**PROBLEM DETAILS**
Reproduce, unaltered, the line with "3. The non-bank" along with every line that follows it in the records, up to the last.

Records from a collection
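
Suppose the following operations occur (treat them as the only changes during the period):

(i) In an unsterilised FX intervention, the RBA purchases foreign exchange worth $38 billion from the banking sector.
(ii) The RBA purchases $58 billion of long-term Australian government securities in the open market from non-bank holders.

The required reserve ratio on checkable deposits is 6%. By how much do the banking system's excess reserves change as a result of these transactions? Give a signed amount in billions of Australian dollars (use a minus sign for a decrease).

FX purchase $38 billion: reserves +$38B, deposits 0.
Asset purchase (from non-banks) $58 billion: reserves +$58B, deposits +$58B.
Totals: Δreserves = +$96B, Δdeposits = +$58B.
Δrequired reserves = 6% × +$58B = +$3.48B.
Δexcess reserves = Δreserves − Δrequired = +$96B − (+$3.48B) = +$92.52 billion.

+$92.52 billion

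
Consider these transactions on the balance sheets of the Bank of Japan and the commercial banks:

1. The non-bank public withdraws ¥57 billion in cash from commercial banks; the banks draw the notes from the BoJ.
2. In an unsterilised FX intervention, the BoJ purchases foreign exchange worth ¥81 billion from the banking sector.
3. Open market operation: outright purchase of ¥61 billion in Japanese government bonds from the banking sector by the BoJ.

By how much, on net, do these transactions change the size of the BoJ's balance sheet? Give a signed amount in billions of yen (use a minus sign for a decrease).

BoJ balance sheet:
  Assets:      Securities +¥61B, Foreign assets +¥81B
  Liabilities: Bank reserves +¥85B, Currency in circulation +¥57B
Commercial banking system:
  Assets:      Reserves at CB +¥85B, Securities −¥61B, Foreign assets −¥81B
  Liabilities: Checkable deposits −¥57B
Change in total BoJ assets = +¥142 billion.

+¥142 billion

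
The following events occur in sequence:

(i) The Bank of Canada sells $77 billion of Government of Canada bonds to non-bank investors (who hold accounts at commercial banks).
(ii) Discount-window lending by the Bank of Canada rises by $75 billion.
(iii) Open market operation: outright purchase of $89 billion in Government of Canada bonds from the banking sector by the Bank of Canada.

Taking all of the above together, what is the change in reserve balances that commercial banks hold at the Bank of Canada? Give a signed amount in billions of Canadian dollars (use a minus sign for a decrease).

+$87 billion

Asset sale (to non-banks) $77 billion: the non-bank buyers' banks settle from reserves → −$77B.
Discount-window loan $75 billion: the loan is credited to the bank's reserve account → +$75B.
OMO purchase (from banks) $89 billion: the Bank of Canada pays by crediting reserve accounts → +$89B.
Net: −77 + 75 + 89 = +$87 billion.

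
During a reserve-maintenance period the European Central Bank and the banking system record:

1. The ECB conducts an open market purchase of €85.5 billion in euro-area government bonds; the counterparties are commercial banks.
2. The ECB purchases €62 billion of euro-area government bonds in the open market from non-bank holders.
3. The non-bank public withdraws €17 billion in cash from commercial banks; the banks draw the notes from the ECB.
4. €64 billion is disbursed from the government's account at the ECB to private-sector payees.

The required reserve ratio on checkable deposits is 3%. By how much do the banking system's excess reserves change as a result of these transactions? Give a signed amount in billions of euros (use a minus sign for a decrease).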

**WRITTEN RESPONSE**
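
3. The non-bank public withdraws €17 billion in cash from commercial banks; the banks draw the notes from the ECB.
4. €64 billion is disbursed from the government's account at the ECB to private-sector payees.

The required reserve ratio on checkable deposits is 3%. By how much do the banking system's excess reserves change as a result of these transactions? Give a signed amount in billions of euros (use a minus sign for a decrease).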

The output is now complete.